Your assignment
The answer must be an exact copy of every record.

Materials provided
#####

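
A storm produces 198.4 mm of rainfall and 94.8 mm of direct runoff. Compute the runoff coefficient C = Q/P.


The runoff coefficient C = runoff depth / rainfall depth.
C = 94.8 / 198.4
  = 0.4778.

0.4778


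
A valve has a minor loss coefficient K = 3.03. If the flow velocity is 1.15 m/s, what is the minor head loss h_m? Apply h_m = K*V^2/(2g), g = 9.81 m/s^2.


Minor loss formula: h_m = K * V^2/(2g).
V^2 = 1.15^2 = 1.3225.
V^2/(2g) = 1.3225 / 19.62 = 0.0674 m.
h_m = 3.03 * 0.0674 = 0.2042 m.

0.2042


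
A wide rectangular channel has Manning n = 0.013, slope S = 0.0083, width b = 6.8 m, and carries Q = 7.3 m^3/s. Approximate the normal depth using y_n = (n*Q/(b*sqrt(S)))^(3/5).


We use the wide-channel approximation y_n = (n*Q/(b*sqrt(S)))^(3/5).
sqrt(S) = sqrt(0.0083) = 0.091104.
Numerator: n*Q = 0.013 * 7.3 = 0.0949.
Denominator: b*sqrt(S) = 6.8 * 0.091104 = 0.619507.
arg = 0.1532.
y_n = 0.1532^(3/5) = 0.3244 m.

0.3244


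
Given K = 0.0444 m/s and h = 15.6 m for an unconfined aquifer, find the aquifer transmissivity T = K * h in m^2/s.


Transmissivity is defined as T = K * h.
T = 0.0444 * 15.6
  = 0.6926 m^2/s.

0.6926


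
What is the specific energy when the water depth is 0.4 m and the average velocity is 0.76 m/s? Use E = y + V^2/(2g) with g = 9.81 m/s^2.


Specific energy E = y + V^2/(2g).
Velocity head = V^2/(2g) = 0.76^2 / (2*9.81) = 0.5776 / 19.62 = 0.0294 m.
E = 0.4 + 0.0294 = 0.4294 m.

0.4294


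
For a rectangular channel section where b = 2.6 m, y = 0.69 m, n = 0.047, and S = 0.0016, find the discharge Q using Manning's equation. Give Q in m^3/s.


For a rectangular channel, the cross-sectional area A = b * y = 2.6 * 0.69 = 1.79 m^2.
The wetted perimeter P = b + 2y = 2.6 + 2*0.69 = 3.98 m.
Hydraulic radius R = A/P = 1.79/3.98 = 0.4508 m.
Velocity V = (1/n)*R^(2/3)*S^(1/2) = (1/0.047)*0.4508^(2/3)*0.0016^(1/2) = 0.5003 m/s.
Discharge Q = A * V = 1.79 * 0.5003 = 0.898 m^3/s.

0.898


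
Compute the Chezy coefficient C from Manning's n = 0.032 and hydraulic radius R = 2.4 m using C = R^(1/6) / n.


The Chezy coefficient relates to Manning's n through C = R^(1/6) / n.
R^(1/6) = 2.4^(1/6) = 1.157094.
C = 1.157094 / 0.032 = 36.16 m^(1/2)/s.

36.16


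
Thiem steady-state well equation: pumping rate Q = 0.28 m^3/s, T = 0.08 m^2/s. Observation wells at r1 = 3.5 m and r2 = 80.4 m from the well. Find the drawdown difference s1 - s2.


Thiem equation: s1 - s2 = Q/(2*pi*T) * ln(r2/r1).
ln(r2/r1) = ln(80.4/3.5) = 3.1343.
Q/(2*pi*T) = 0.28 / (2*pi*0.08) = 0.28 / 0.5027 = 0.557.
s1 - s2 = 0.557 * 3.1343 = 1.7459 m.

1.7459


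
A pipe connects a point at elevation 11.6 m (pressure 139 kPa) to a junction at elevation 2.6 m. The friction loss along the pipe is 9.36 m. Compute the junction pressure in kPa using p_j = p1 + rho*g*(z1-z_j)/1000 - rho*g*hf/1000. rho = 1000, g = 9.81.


Junction pressure: p_j = p1 + rho*g*(z1 - z_j)/1000 - rho*g*hf/1000.
Elevation term = 1000*9.81*(11.6 - 2.6)/1000 = 88.29 kPa.
Friction term = 1000*9.81*9.36/1000 = 91.822 kPa.
p_j = 139 + 88.29 - 91.822 = 135.47 kPa.

135.47


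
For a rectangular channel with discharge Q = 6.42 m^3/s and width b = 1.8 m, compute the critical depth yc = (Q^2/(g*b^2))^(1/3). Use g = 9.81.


Using yc = (Q^2 / (g * b^2))^(1/3):
Q^2 = 6.42^2 = 41.22.
g * b^2 = 9.81 * 1.8^2 = 9.81 * 3.24 = 31.78.
Q^2 / (g*b^2) = 41.22 / 31.78 = 1.297.
yc = 1.297^(1/3) = 1.0905 m.

1.0905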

#####

Result below
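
A storm produces 198.4 mm of rainfall and 94.8 mm of direct runoff. Compute the runoff coefficient C = Q/P.


The runoff coefficient C = runoff depth / rainfall depth.
C = 94.8 / 198.4
  = 0.4778.

0.4778


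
A valve has a minor loss coefficient K = 3.03. If the flow velocity is 1.15 m/s, what is the minor head loss h_m? Apply h_m = K*V^2/(2g), g = 9.81 m/s^2.


Minor loss formula: h_m = K * V^2/(2g).
V^2 = 1.15^2 = 1.3225.
V^2/(2g) = 1.3225 / 19.62 = 0.0674 m.
h_m = 3.03 * 0.0674 = 0.2042 m.

0.2042


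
A wide rectangular channel has Manning n = 0.013, slope S = 0.0083, width b = 6.8 m, and carries Q = 7.3 m^3/s. Approximate the normal depth using y_n = (n*Q/(b*sqrt(S)))^(3/5).


We use the wide-channel approximation y_n = (n*Q/(b*sqrt(S)))^(3/5).
sqrt(S) = sqrt(0.0083) = 0.091104.
Numerator: n*Q = 0.013 * 7.3 = 0.0949.
Denominator: b*sqrt(S) = 6.8 * 0.091104 = 0.619507.
arg = 0.1532.
y_n = 0.1532^(3/5) = 0.3244 m.

0.3244


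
Given K = 0.0444 m/s and h = 15.6 m for an unconfined aquifer, find the aquifer transmissivity T = K * h in m^2/s.


Transmissivity is defined as T = K * h.
T = 0.0444 * 15.6
  = 0.6926 m^2/s.

0.6926


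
What is the specific energy when the water depth is 0.4 m and the average velocity is 0.76 m/s? Use E = y + V^2/(2g) with g = 9.81 m/s^2.


Specific energy E = y + V^2/(2g).
Velocity head = V^2/(2g) = 0.76^2 / (2*9.81) = 0.5776 / 19.62 = 0.0294 m.
E = 0.4 + 0.0294 = 0.4294 m.

0.4294


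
For a rectangular channel section where b = 2.6 m, y = 0.69 m, n = 0.047, and S = 0.0016, find the discharge Q using Manning's equation. Give Q in m^3/s.


For a rectangular channel, the cross-sectional area A = b * y = 2.6 * 0.69 = 1.79 m^2.
The wetted perimeter P = b + 2y = 2.6 + 2*0.69 = 3.98 m.
Hydraulic radius R = A/P = 1.79/3.98 = 0.4508 m.
Velocity V = (1/n)*R^(2/3)*S^(1/2) = (1/0.047)*0.4508^(2/3)*0.0016^(1/2) = 0.5003 m/s.
Discharge Q = A * V = 1.79 * 0.5003 = 0.898 m^3/s.

0.898


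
Compute the Chezy coefficient C from Manning's n = 0.032 and hydraulic radius R = 2.4 m using C = R^(1/6) / n.


The Chezy coefficient relates to Manning's n through C = R^(1/6) / n.
R^(1/6) = 2.4^(1/6) = 1.157094.
C = 1.157094 / 0.032 = 36.16 m^(1/2)/s.

36.16


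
Thiem steady-state well equation: pumping rate Q = 0.28 m^3/s, T = 0.08 m^2/s. Observation wells at r1 = 3.5 m and r2 = 80.4 m from the well. Find the drawdown difference s1 - s2.


Thiem equation: s1 - s2 = Q/(2*pi*T) * ln(r2/r1).
ln(r2/r1) = ln(80.4/3.5) = 3.1343.
Q/(2*pi*T) = 0.28 / (2*pi*0.08) = 0.28 / 0.5027 = 0.557.
s1 - s2 = 0.557 * 3.1343 = 1.7459 m.

1.7459


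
A pipe connects a point at elevation 11.6 m (pressure 139 kPa) to a junction at elevation 2.6 m. The friction loss along the pipe is 9.36 m. Compute the junction pressure in kPa using p_j = p1 + rho*g*(z1-z_j)/1000 - rho*g*hf/1000. rho = 1000, g = 9.81.


Junction pressure: p_j = p1 + rho*g*(z1 - z_j)/1000 - rho*g*hf/1000.
Elevation term = 1000*9.81*(11.6 - 2.6)/1000 = 88.29 kPa.
Friction term = 1000*9.81*9.36/1000 = 91.822 kPa.
p_j = 139 + 88.29 - 91.822 = 135.47 kPa.

135.47


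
For a rectangular channel with discharge Q = 6.42 m^3/s and width b = 1.8 m, compute the critical depth yc = (Q^2/(g*b^2))^(1/3). Use g = 9.81.


Using yc = (Q^2 / (g * b^2))^(1/3):
Q^2 = 6.42^2 = 41.22.
g * b^2 = 9.81 * 1.8^2 = 9.81 * 3.24 = 31.78.
Q^2 / (g*b^2) = 41.22 / 31.78 = 1.297.
yc = 1.297^(1/3) = 1.0905 m.

1.0905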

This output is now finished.